Prompt:
Answer with the number of lines in the records that contain "cosmetology" and with nothing else.
- Opening Delimiter -
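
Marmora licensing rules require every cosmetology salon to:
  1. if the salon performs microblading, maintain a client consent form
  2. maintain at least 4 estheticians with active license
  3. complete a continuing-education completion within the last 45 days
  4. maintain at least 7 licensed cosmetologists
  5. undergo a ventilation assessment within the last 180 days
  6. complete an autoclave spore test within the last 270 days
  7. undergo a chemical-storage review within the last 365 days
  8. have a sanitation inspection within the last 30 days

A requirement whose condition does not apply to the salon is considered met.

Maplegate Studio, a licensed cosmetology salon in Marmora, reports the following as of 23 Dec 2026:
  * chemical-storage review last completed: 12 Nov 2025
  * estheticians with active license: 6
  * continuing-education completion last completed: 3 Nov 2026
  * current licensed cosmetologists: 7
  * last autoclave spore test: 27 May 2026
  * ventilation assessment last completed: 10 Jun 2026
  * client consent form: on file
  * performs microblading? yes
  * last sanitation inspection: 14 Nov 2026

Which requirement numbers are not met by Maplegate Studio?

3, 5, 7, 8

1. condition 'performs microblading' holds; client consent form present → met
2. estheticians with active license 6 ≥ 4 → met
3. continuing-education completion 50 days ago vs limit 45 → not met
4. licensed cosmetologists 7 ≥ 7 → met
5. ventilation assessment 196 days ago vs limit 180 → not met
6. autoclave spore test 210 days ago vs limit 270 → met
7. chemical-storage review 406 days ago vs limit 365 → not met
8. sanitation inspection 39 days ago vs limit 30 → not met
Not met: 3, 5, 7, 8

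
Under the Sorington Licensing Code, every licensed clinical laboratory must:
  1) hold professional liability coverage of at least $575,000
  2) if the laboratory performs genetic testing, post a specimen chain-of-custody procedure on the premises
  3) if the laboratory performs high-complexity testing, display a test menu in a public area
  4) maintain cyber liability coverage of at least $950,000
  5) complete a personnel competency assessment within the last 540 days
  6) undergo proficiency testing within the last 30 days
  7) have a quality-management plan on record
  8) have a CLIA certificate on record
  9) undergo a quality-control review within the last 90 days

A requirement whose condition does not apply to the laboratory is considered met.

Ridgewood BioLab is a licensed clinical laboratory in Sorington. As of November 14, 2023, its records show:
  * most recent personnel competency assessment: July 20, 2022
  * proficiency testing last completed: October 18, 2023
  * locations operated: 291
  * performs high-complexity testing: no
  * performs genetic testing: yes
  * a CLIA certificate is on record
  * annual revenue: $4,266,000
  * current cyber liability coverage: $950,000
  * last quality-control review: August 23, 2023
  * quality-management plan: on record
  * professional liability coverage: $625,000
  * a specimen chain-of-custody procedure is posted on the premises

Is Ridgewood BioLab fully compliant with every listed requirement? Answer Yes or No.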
- Closing Delimiter -
Worked solution:
2